Copy each line of the following material exactly.

Given data »
• • • • •

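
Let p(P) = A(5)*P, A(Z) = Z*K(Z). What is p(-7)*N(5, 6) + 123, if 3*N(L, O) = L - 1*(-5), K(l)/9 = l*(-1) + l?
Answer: 123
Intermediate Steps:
K(l) = 0 (K(l) = 9*(l*(-1) + l) = 9*(-l + l) = 9*0 = 0)
A(Z) = 0 (A(Z) = Z*0 = 0)
N(L, O) = 5/3 + L/3 (N(L, O) = (L - 1*(-5))/3 = (L + 5)/3 = (5 + L)/3 = 5/3 + L/3)
p(P) = 0 (p(P) = 0*P = 0)
p(-7)*N(5, 6) + 123 = 0*(5/3 + (1/3)*5) + 123 = 0*(5/3 + 5/3) + 123 = 0*(10/3) + 123 = 0 + 123 = 123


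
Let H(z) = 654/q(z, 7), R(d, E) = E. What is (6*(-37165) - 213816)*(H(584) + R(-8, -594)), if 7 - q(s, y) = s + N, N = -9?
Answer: 36915130269/142 ≈ 2.5997e+8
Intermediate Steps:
q(s, y) = 16 - s (q(s, y) = 7 - (s - 9) = 7 - (-9 + s) = 7 + (9 - s) = 16 - s)
H(z) = 654/(16 - z)
(6*(-37165) - 213816)*(H(584) + R(-8, -594)) = (6*(-37165) - 213816)*(-654/(-16 + 584) - 594) = (-222990 - 213816)*(-654/568 - 594) = -436806*(-654*1/568 - 594) = -436806*(-327/284 - 594) = -436806*(-169023/284) = 36915130269/142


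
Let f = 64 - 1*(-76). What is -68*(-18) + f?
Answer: 1364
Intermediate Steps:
f = 140 (f = 64 + 76 = 140)
-68*(-18) + f = -68*(-18) + 140 = 1224 + 140 = 1364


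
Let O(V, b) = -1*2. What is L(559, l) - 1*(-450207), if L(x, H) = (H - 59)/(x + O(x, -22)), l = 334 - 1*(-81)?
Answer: 250765655/557 ≈ 4.5021e+5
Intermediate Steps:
O(V, b) = -2
l = 415 (l = 334 + 81 = 415)
L(x, H) = (-59 + H)/(-2 + x) (L(x, H) = (H - 59)/(x - 2) = (-59 + H)/(-2 + x))
L(559, l) - 1*(-450207) = (-59 + 415)/(-2 + 559) - 1*(-450207) = 356/557 + 450207 = 250765655/557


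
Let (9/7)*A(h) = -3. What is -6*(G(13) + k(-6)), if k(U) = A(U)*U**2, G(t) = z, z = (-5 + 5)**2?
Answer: 504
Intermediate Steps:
A(h) = -7/3 (A(h) = (7/9)*(-3) = -7/3)
z = 0 (z = 0**2 = 0)
G(t) = 0
k(U) = -7*U**2/3
-6*(G(13) + k(-6)) = -6*(0 - 7/3*(-6)**2) = -6*(0 - 7/3*36) = -6*(0 - 84) = -6*(-84) = 504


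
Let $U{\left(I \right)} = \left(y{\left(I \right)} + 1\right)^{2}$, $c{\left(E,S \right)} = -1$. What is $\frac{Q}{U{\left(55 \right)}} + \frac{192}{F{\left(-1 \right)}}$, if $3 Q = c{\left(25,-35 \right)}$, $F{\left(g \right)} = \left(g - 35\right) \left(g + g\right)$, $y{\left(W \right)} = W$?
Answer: $\frac{25087}{9408} \approx 2.6666$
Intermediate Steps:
$F{\left(g \right)} = 2 g \left(-35 + g\right)$ ($F{\left(g \right)} = \left(-35 + g\right) 2 g = 2 g \left(-35 + g\right)$)
$U{\left(I \right)} = \left(1 + I\right)^{2}$ ($U{\left(I \right)} = \left(I + 1\right)^{2} = \left(1 + I\right)^{2}$)
$Q = - \frac{1}{3}$ ($Q = \frac{1}{3} \left(-1\right) = - \frac{1}{3} \approx -0.33333$)
$\frac{Q}{U{\left(55 \right)}} + \frac{192}{F{\left(-1 \right)}} = - \frac{1}{3 \left(1 + 55\right)^{2}} + \frac{192}{2 \left(-1\right) \left(-35 - 1\right)} = - \frac{1}{3 \cdot 56^{2}} + \frac{192}{2 \left(-1\right) \left(-36\right)} = - \frac{1}{3 \cdot 3136} + \frac{192}{72} = \left(- \frac{1}{3}\right) \frac{1}{3136} + 192 \cdot \frac{1}{72} = - \frac{1}{9408} + \frac{8}{3} = \frac{25087}{9408}$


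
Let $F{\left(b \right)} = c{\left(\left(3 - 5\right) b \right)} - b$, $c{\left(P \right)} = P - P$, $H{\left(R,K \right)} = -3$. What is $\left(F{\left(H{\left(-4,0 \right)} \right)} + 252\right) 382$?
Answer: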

• • • • •

Answer for this exercise »
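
Let p(P) = A(5)*P, A(Z) = Z*K(Z). What is p(-7)*N(5, 6) + 123, if 3*N(L, O) = L - 1*(-5), K(l)/9 = l*(-1) + l?
Answer: 123
Intermediate Steps:
K(l) = 0 (K(l) = 9*(l*(-1) + l) = 9*(-l + l) = 9*0 = 0)
A(Z) = 0 (A(Z) = Z*0 = 0)
N(L, O) = 5/3 + L/3 (N(L, O) = (L - 1*(-5))/3 = (L + 5)/3 = (5 + L)/3 = 5/3 + L/3)
p(P) = 0 (p(P) = 0*P = 0)
p(-7)*N(5, 6) + 123 = 0*(5/3 + (1/3)*5) + 123 = 0*(5/3 + 5/3) + 123 = 0*(10/3) + 123 = 0 + 123 = 123


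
Let H(z) = 654/q(z, 7), R(d, E) = E. What is (6*(-37165) - 213816)*(H(584) + R(-8, -594)), if 7 - q(s, y) = s + N, N = -9?
Answer: 36915130269/142 ≈ 2.5997e+8
Intermediate Steps:
q(s, y) = 16 - s (q(s, y) = 7 - (s - 9) = 7 - (-9 + s) = 7 + (9 - s) = 16 - s)
H(z) = 654/(16 - z)
(6*(-37165) - 213816)*(H(584) + R(-8, -594)) = (6*(-37165) - 213816)*(-654/(-16 + 584) - 594) = (-222990 - 213816)*(-654/568 - 594) = -436806*(-654*1/568 - 594) = -436806*(-327/284 - 594) = -436806*(-169023/284) = 36915130269/142


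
Let f = 64 - 1*(-76). What is -68*(-18) + f?
Answer: 1364
Intermediate Steps:
f = 140 (f = 64 + 76 = 140)
-68*(-18) + f = -68*(-18) + 140 = 1224 + 140 = 1364


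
Let O(V, b) = -1*2. What is L(559, l) - 1*(-450207), if L(x, H) = (H - 59)/(x + O(x, -22)), l = 334 - 1*(-81)?
Answer: 250765655/557 ≈ 4.5021e+5
Intermediate Steps:
O(V, b) = -2
l = 415 (l = 334 + 81 = 415)
L(x, H) = (-59 + H)/(-2 + x) (L(x, H) = (H - 59)/(x - 2) = (-59 + H)/(-2 + x))
L(559, l) - 1*(-450207) = (-59 + 415)/(-2 + 559) - 1*(-450207) = 356/557 + 450207 = 250765655/557


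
Let (9/7)*A(h) = -3. What is -6*(G(13) + k(-6)), if k(U) = A(U)*U**2, G(t) = z, z = (-5 + 5)**2?
Answer: 504
Intermediate Steps:
A(h) = -7/3 (A(h) = (7/9)*(-3) = -7/3)
z = 0 (z = 0**2 = 0)
G(t) = 0
k(U) = -7*U**2/3
-6*(G(13) + k(-6)) = -6*(0 - 7/3*(-6)**2) = -6*(0 - 7/3*36) = -6*(0 - 84) = -6*(-84) = 504


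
Let $U{\left(I \right)} = \left(y{\left(I \right)} + 1\right)^{2}$, $c{\left(E,S \right)} = -1$. What is $\frac{Q}{U{\left(55 \right)}} + \frac{192}{F{\left(-1 \right)}}$, if $3 Q = c{\left(25,-35 \right)}$, $F{\left(g \right)} = \left(g - 35\right) \left(g + g\right)$, $y{\left(W \right)} = W$?
Answer: $\frac{25087}{9408} \approx 2.6666$
Intermediate Steps:
$F{\left(g \right)} = 2 g \left(-35 + g\right)$ ($F{\left(g \right)} = \left(-35 + g\right) 2 g = 2 g \left(-35 + g\right)$)
$U{\left(I \right)} = \left(1 + I\right)^{2}$ ($U{\left(I \right)} = \left(I + 1\right)^{2} = \left(1 + I\right)^{2}$)
$Q = - \frac{1}{3}$ ($Q = \frac{1}{3} \left(-1\right) = - \frac{1}{3} \approx -0.33333$)
$\frac{Q}{U{\left(55 \right)}} + \frac{192}{F{\left(-1 \right)}} = - \frac{1}{3 \left(1 + 55\right)^{2}} + \frac{192}{2 \left(-1\right) \left(-35 - 1\right)} = - \frac{1}{3 \cdot 56^{2}} + \frac{192}{2 \left(-1\right) \left(-36\right)} = - \frac{1}{3 \cdot 3136} + \frac{192}{72} = \left(- \frac{1}{3}\right) \frac{1}{3136} + 192 \cdot \frac{1}{72} = - \frac{1}{9408} + \frac{8}{3} = \frac{25087}{9408}$


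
Let $F{\left(b \right)} = c{\left(\left(3 - 5\right) b \right)} - b$, $c{\left(P \right)} = P - P$, $H{\left(R,K \right)} = -3$. What is $\left(F{\left(H{\left(-4,0 \right)} \right)} + 252\right) 382$?
Answer: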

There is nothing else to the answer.